### Directions
Would you restate the data exactly as given?

### Items from a data source
-------------------------

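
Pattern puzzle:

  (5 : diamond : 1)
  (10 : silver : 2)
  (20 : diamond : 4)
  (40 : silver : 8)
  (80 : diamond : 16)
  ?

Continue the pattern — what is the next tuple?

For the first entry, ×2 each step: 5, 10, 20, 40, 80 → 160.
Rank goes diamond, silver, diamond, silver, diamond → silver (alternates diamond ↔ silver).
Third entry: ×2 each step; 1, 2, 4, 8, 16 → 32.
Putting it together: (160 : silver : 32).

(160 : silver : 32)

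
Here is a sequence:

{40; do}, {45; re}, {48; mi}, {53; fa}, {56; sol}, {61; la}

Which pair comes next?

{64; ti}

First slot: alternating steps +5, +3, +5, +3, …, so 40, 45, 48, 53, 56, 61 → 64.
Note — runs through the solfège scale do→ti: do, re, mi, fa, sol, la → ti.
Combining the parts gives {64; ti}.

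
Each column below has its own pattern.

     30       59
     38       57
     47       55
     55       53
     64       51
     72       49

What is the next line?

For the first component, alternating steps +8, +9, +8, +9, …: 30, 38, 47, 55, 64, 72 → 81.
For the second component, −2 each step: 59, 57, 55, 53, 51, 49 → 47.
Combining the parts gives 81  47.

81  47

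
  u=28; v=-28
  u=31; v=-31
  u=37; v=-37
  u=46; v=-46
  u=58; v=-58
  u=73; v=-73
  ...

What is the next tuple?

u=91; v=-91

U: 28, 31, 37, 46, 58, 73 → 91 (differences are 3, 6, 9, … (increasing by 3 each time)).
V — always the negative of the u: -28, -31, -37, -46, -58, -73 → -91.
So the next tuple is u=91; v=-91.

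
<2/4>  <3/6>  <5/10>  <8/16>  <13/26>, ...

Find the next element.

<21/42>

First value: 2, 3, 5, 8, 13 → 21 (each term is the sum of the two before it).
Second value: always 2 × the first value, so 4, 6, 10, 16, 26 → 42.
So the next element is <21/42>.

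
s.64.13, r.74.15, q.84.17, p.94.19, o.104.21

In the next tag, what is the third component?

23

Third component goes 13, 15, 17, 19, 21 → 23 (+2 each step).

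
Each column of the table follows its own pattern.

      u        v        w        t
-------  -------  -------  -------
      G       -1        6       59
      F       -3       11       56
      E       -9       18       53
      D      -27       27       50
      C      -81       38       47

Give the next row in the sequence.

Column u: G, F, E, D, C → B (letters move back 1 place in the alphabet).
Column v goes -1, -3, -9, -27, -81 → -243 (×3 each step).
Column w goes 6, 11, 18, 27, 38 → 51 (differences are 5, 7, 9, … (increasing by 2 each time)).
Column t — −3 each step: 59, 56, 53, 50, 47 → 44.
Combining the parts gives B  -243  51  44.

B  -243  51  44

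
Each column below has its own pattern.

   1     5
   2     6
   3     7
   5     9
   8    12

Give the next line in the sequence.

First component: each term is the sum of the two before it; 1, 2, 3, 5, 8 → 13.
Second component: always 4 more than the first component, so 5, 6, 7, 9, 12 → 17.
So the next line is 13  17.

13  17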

-------------------------

### Solved problem
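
Pattern puzzle:

  (5 : diamond : 1)
  (10 : silver : 2)
  (20 : diamond : 4)
  (40 : silver : 8)
  (80 : diamond : 16)
  ?

Continue the pattern — what is the next tuple?

For the first entry, ×2 each step: 5, 10, 20, 40, 80 → 160.
Rank goes diamond, silver, diamond, silver, diamond → silver (alternates diamond ↔ silver).
Third entry: ×2 each step; 1, 2, 4, 8, 16 → 32.
Putting it together: (160 : silver : 32).

(160 : silver : 32)

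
Here is a sequence:

{40; do}, {45; re}, {48; mi}, {53; fa}, {56; sol}, {61; la}

Which pair comes next?

{64; ti}

First slot: alternating steps +5, +3, +5, +3, …, so 40, 45, 48, 53, 56, 61 → 64.
Note — runs through the solfège scale do→ti: do, re, mi, fa, sol, la → ti.
Combining the parts gives {64; ti}.

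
Each column below has its own pattern.

     30       59
     38       57
     47       55
     55       53
     64       51
     72       49

What is the next line?

For the first component, alternating steps +8, +9, +8, +9, …: 30, 38, 47, 55, 64, 72 → 81.
For the second component, −2 each step: 59, 57, 55, 53, 51, 49 → 47.
Combining the parts gives 81  47.

81  47

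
  u=28; v=-28
  u=31; v=-31
  u=37; v=-37
  u=46; v=-46
  u=58; v=-58
  u=73; v=-73
  ...

What is the next tuple?

u=91; v=-91

U: 28, 31, 37, 46, 58, 73 → 91 (differences are 3, 6, 9, … (increasing by 3 each time)).
V — always the negative of the u: -28, -31, -37, -46, -58, -73 → -91.
So the next tuple is u=91; v=-91.

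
<2/4>  <3/6>  <5/10>  <8/16>  <13/26>, ...

Find the next element.

<21/42>

First value: 2, 3, 5, 8, 13 → 21 (each term is the sum of the two before it).
Second value: always 2 × the first value, so 4, 6, 10, 16, 26 → 42.
So the next element is <21/42>.

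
s.64.13, r.74.15, q.84.17, p.94.19, o.104.21

In the next tag, what is the third component?

23

Third component goes 13, 15, 17, 19, 21 → 23 (+2 each step).

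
Each column of the table follows its own pattern.

      u        v        w        t
-------  -------  -------  -------
      G       -1        6       59
      F       -3       11       56
      E       -9       18       53
      D      -27       27       50
      C      -81       38       47

Give the next row in the sequence.

Column u: G, F, E, D, C → B (letters move back 1 place in the alphabet).
Column v goes -1, -3, -9, -27, -81 → -243 (×3 each step).
Column w goes 6, 11, 18, 27, 38 → 51 (differences are 5, 7, 9, … (increasing by 2 each time)).
Column t — −3 each step: 59, 56, 53, 50, 47 → 44.
Combining the parts gives B  -243  51  44.

B  -243  51  44

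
Each column below has its own pattern.

   1     5
   2     6
   3     7
   5     9
   8    12

Give the next line in the sequence.

First component: each term is the sum of the two before it; 1, 2, 3, 5, 8 → 13.
Second component: always 4 more than the first component, so 5, 6, 7, 9, 12 → 17.
So the next line is 13  17.

13  17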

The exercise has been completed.